-- DATA PROVIDED --
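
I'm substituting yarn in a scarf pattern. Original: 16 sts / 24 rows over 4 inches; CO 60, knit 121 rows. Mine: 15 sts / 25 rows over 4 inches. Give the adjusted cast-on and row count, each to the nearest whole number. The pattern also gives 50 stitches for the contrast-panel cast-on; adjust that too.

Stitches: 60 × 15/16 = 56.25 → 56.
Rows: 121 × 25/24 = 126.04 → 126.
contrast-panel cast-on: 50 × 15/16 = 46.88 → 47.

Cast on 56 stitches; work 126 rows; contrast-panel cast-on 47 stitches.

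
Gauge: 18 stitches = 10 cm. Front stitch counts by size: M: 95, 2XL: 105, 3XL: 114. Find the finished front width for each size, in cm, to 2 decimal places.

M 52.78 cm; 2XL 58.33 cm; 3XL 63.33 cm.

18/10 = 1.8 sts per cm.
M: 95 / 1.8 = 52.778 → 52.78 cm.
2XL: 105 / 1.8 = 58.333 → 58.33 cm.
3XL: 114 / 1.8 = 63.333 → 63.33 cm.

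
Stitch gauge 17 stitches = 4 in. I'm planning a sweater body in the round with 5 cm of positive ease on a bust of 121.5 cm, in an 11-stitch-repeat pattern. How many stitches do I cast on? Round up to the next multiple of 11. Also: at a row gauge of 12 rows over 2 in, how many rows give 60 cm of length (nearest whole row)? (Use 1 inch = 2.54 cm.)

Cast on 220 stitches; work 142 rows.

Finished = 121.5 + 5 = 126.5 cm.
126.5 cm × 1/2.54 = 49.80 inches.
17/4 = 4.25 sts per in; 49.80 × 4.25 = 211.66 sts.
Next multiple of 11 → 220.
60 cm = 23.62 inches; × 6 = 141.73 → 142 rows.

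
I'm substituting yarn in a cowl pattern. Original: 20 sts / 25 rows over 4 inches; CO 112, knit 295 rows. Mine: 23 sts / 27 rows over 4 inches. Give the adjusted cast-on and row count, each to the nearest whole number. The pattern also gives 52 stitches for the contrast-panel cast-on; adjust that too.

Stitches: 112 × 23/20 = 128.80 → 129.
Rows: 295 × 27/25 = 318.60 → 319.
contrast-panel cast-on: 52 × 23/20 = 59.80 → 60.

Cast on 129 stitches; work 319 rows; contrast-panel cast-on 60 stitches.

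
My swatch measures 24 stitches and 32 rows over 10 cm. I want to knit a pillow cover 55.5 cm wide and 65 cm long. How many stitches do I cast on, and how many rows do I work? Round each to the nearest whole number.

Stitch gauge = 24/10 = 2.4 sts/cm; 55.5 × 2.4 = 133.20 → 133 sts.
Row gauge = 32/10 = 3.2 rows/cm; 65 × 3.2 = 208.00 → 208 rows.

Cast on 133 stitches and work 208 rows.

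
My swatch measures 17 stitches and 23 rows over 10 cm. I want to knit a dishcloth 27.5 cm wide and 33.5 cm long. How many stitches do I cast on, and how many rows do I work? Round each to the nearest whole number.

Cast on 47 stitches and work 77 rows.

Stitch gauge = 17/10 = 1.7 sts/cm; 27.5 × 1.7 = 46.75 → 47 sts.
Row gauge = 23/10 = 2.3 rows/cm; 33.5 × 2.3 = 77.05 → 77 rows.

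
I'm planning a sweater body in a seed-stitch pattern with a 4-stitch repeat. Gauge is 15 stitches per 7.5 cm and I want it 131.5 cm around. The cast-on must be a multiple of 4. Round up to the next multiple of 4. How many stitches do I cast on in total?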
==
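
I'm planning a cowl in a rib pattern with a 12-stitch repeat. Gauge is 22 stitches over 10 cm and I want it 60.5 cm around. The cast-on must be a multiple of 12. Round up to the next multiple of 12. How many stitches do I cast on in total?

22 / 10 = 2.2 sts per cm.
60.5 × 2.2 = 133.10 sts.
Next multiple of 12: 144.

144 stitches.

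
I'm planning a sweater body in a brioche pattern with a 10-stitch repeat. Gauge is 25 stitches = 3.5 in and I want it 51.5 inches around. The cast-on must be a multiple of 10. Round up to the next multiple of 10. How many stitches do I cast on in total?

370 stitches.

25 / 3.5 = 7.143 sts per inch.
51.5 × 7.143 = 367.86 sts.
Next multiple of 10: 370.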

-- WORK INSTRUCTIONS --
The reply should hold only the lines of the listing above starting at the line containing "My swatch measures 17" and ending at the line containing "I'm planning a sweater body in a seed-stitch", exactly as written.

-- ANSWER BELOW --
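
My swatch measures 17 stitches and 23 rows over 10 cm. I want to knit a dishcloth 27.5 cm wide and 33.5 cm long. How many stitches do I cast on, and how many rows do I work? Round each to the nearest whole number.

Cast on 47 stitches and work 77 rows.

Stitch gauge = 17/10 = 1.7 sts/cm; 27.5 × 1.7 = 46.75 → 47 sts.
Row gauge = 23/10 = 2.3 rows/cm; 33.5 × 2.3 = 77.05 → 77 rows.

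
I'm planning a sweater body in a seed-stitch pattern with a 4-stitch repeat. Gauge is 15 stitches per 7.5 cm and I want it 131.5 cm around. The cast-on must be a multiple of 4. Round up to the next multiple of 4. How many stitches do I cast on in total?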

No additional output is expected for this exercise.